───── Data listing ─────
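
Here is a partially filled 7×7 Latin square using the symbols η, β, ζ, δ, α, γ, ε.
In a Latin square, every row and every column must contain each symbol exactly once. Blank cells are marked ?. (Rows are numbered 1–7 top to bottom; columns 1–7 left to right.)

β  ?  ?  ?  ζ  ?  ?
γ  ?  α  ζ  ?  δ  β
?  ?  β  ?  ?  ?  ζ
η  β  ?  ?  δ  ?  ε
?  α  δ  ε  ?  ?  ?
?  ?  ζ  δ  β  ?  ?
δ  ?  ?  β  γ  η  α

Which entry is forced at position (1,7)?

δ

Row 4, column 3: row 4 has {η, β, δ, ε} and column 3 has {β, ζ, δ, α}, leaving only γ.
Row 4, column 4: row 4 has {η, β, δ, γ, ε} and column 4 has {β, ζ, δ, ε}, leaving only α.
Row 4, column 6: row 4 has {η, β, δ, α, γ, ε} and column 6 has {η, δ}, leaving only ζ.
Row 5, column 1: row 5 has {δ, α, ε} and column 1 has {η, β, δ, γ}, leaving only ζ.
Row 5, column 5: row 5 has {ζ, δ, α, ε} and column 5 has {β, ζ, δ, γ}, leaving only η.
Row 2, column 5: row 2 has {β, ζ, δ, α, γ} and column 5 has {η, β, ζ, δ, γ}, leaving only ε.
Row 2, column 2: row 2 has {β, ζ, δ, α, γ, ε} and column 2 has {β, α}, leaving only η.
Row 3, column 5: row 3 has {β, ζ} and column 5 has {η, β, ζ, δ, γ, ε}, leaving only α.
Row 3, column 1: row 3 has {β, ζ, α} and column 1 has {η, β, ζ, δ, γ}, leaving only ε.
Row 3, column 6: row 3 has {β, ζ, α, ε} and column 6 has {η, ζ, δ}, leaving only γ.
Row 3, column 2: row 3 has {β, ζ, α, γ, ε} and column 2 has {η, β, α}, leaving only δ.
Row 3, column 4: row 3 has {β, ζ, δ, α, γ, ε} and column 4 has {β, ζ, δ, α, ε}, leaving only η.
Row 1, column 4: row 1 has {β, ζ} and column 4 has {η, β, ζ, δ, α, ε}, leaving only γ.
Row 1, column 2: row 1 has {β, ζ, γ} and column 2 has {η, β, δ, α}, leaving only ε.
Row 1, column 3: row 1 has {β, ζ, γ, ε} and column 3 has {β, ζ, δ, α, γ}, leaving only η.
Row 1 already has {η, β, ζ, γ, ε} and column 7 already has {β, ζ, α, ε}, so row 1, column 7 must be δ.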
─────
───── Data listing ─────
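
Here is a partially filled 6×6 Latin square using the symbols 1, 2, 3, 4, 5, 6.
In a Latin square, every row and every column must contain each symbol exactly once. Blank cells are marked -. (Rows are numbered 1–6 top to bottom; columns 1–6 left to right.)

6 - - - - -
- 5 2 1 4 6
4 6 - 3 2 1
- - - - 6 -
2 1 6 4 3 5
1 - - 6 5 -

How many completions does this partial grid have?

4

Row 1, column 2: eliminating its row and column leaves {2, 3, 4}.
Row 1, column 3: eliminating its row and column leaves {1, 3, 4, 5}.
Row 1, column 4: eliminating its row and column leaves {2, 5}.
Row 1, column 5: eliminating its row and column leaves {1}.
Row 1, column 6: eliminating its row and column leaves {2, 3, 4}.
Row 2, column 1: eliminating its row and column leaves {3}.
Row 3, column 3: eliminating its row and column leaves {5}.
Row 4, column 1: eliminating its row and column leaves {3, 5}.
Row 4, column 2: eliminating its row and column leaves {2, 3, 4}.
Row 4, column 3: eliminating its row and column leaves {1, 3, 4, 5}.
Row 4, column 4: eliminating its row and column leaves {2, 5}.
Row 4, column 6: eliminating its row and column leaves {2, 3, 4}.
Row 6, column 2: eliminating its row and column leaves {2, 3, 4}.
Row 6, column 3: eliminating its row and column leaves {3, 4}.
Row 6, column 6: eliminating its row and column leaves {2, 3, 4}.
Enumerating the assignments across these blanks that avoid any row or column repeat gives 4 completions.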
─────
───── Data listing ─────
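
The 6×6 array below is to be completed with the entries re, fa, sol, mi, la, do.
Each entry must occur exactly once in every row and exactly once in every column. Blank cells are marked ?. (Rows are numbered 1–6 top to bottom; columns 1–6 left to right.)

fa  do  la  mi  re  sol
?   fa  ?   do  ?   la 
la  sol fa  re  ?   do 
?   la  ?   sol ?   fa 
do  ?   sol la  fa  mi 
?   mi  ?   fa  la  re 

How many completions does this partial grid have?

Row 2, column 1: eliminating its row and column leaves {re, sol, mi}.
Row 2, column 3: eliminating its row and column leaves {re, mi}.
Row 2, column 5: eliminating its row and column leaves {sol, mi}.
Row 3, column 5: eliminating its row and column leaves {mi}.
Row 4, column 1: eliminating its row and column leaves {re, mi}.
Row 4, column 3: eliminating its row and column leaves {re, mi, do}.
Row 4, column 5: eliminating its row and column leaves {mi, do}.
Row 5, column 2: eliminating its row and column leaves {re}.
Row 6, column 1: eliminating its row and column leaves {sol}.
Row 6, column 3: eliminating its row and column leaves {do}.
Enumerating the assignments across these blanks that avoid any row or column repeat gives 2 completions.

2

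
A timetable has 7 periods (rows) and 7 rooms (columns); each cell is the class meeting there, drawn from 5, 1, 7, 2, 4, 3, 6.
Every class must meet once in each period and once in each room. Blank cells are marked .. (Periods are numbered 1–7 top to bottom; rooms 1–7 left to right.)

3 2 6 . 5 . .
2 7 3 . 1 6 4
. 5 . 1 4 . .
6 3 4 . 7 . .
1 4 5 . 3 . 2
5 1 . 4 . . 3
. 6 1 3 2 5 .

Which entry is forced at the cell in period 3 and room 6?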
─────
### Exercise objective:
The task calls for all lines in the entries that hold "using".

### Output of the exercise:
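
Here is a partially filled 7×7 Latin square using the symbols η, β, ζ, δ, α, γ, ε.
Here is a partially filled 6×6 Latin square using the symbols 1, 2, 3, 4, 5, 6.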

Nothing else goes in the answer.